Start of Block
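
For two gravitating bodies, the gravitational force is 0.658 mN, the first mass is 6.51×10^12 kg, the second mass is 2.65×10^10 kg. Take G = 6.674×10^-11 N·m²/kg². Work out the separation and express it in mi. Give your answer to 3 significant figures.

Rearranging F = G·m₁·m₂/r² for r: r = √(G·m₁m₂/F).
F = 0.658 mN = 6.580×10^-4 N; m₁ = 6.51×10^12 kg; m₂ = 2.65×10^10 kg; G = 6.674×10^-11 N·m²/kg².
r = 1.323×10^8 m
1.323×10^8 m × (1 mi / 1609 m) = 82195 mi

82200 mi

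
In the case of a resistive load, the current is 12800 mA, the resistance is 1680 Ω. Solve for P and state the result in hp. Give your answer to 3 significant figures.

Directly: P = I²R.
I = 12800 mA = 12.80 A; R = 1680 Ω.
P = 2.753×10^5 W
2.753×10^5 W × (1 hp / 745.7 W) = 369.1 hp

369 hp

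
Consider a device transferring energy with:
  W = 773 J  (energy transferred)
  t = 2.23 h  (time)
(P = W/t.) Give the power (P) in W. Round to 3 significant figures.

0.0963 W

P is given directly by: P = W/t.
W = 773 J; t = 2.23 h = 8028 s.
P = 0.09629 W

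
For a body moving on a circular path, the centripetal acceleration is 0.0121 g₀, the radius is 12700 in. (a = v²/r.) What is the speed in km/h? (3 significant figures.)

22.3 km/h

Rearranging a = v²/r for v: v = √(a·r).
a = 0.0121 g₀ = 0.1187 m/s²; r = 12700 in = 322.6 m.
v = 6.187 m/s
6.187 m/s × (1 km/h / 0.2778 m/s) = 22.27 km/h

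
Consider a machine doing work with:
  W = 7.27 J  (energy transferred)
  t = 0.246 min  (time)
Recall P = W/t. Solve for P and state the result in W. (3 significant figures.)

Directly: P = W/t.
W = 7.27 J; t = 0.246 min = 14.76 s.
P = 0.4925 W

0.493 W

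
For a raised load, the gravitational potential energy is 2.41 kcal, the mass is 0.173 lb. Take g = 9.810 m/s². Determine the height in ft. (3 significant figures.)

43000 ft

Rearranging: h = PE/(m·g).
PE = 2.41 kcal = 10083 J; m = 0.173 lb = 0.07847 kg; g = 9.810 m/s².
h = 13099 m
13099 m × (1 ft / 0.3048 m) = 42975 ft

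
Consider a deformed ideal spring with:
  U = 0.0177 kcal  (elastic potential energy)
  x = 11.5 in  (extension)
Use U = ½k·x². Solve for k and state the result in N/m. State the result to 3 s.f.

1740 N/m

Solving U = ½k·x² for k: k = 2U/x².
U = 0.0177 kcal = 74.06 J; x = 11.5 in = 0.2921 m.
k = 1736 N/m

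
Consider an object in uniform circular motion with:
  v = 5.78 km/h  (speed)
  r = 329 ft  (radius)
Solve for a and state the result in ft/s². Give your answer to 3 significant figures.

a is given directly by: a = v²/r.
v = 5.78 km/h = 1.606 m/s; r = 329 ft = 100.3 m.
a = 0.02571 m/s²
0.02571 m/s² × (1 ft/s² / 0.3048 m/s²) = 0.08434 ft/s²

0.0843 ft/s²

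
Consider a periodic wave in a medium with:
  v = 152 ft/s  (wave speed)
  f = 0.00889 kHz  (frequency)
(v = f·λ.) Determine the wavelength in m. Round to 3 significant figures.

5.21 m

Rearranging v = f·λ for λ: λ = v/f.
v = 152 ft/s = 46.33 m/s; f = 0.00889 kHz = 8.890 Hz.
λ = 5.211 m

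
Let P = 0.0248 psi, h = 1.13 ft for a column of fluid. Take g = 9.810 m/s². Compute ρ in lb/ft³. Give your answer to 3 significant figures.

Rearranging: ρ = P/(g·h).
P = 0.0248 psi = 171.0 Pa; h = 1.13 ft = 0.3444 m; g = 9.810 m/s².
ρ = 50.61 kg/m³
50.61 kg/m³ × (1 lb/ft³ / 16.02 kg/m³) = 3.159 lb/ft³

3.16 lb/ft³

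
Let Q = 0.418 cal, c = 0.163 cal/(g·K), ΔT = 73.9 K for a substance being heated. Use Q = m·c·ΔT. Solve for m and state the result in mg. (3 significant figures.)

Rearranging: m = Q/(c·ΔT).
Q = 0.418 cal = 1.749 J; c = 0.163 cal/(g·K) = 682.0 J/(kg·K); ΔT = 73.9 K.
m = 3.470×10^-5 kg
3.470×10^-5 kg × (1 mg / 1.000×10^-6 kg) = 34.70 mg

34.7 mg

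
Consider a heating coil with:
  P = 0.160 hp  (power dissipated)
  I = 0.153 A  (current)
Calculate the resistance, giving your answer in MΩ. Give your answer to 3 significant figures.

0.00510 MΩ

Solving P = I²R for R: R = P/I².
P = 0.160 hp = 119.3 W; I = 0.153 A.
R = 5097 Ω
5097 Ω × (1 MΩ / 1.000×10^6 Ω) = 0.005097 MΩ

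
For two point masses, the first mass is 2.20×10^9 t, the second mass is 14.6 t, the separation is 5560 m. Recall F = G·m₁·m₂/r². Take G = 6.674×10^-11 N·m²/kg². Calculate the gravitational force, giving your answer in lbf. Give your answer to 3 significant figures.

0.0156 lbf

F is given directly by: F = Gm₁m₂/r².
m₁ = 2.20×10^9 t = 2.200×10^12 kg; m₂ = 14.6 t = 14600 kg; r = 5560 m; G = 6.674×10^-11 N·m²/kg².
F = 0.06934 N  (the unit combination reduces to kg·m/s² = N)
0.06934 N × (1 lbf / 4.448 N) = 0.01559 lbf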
End of Block
- [WHAT YOU HAVE TO DO]
Count every line in the data where the string "transferred" occurs. Give nothing except the number.

- [RESULT OF THE EXERCISE]
2